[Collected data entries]

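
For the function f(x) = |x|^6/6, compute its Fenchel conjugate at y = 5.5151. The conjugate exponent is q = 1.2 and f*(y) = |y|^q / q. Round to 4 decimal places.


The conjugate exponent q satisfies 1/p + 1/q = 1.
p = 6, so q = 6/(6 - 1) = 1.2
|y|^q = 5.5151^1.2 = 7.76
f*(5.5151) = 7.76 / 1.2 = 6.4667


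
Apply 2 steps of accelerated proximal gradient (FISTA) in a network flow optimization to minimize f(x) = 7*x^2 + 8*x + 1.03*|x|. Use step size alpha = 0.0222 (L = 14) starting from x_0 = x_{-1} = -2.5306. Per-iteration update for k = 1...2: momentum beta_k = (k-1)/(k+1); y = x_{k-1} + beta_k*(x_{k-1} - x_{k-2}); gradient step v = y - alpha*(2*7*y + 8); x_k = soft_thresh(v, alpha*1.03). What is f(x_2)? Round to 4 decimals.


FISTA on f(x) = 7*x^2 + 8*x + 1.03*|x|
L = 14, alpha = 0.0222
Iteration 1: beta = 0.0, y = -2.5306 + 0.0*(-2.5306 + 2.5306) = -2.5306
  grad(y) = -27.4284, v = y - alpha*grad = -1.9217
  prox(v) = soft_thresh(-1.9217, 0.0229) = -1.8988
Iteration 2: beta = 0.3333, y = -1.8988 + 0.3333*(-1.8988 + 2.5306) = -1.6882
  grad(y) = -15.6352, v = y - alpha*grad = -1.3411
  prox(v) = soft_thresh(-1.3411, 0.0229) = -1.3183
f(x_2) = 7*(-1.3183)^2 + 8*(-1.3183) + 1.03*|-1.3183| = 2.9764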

▸ **Exercise description**
Output every line of the data again, exactly.

▸ **Solution for this problem**
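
For the function f(x) = |x|^6/6, compute its Fenchel conjugate at y = 5.5151. The conjugate exponent is q = 1.2 and f*(y) = |y|^q / q. Round to 4 decimal places.


The conjugate exponent q satisfies 1/p + 1/q = 1.
p = 6, so q = 6/(6 - 1) = 1.2
|y|^q = 5.5151^1.2 = 7.76
f*(5.5151) = 7.76 / 1.2 = 6.4667


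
Apply 2 steps of accelerated proximal gradient (FISTA) in a network flow optimization to minimize f(x) = 7*x^2 + 8*x + 1.03*|x|. Use step size alpha = 0.0222 (L = 14) starting from x_0 = x_{-1} = -2.5306. Per-iteration update for k = 1...2: momentum beta_k = (k-1)/(k+1); y = x_{k-1} + beta_k*(x_{k-1} - x_{k-2}); gradient step v = y - alpha*(2*7*y + 8); x_k = soft_thresh(v, alpha*1.03). What is f(x_2)? Round to 4 decimals.


FISTA on f(x) = 7*x^2 + 8*x + 1.03*|x|
L = 14, alpha = 0.0222
Iteration 1: beta = 0.0, y = -2.5306 + 0.0*(-2.5306 + 2.5306) = -2.5306
  grad(y) = -27.4284, v = y - alpha*grad = -1.9217
  prox(v) = soft_thresh(-1.9217, 0.0229) = -1.8988
Iteration 2: beta = 0.3333, y = -1.8988 + 0.3333*(-1.8988 + 2.5306) = -1.6882
  grad(y) = -15.6352, v = y - alpha*grad = -1.3411
  prox(v) = soft_thresh(-1.3411, 0.0229) = -1.3183
f(x_2) = 7*(-1.3183)^2 + 8*(-1.3183) + 1.03*|-1.3183| = 2.9764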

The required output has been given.